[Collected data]
[Start of Attachment]
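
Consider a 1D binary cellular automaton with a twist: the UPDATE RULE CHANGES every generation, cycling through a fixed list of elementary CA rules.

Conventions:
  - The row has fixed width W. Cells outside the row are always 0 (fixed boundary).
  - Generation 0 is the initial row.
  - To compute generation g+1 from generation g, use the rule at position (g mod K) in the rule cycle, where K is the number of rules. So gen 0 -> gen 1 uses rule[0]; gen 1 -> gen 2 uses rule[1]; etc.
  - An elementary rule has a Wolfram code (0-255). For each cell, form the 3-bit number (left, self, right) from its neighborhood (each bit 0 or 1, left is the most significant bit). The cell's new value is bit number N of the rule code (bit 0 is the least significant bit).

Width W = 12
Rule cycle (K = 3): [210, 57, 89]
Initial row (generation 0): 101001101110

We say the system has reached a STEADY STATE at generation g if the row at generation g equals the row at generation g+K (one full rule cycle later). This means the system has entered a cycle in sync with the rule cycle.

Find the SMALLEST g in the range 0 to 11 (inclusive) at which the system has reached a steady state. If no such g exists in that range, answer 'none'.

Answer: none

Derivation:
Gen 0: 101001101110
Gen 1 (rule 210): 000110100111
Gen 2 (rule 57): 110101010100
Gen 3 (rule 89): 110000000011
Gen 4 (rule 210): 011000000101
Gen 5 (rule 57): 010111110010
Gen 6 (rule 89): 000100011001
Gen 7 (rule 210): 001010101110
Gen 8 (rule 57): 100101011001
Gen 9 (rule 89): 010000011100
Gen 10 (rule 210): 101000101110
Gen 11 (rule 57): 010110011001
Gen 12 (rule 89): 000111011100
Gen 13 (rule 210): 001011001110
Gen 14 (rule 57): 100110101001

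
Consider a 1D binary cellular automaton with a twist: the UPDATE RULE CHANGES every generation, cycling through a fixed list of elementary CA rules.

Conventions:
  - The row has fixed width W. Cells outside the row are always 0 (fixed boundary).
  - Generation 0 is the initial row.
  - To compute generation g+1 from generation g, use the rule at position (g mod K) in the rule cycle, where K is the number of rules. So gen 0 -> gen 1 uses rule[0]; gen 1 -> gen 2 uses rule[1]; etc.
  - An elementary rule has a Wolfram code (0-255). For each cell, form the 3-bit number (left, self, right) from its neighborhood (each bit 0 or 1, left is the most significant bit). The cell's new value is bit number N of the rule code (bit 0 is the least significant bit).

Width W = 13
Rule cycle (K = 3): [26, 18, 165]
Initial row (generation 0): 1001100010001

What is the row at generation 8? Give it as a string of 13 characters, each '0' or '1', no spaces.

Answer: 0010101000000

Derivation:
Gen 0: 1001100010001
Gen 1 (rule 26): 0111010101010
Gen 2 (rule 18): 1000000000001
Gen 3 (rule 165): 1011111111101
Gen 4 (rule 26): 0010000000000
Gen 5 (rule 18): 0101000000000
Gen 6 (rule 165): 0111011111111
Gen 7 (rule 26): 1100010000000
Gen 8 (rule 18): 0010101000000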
[End of Attachment]
▸ Problem: Look above for the line that contains "Initial row (generation 0): 101001101110". Starting there, transcribe every line exactly until you have copied the line that contains "We say the system".

▸ Answer to the problem:
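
Initial row (generation 0): 101001101110

We say the system has reached a STEADY STATE at generation g if the row at generation g equals the row at generation g+K (one full rule cycle later). This means the system has entered a cycle in sync with the rule cycle.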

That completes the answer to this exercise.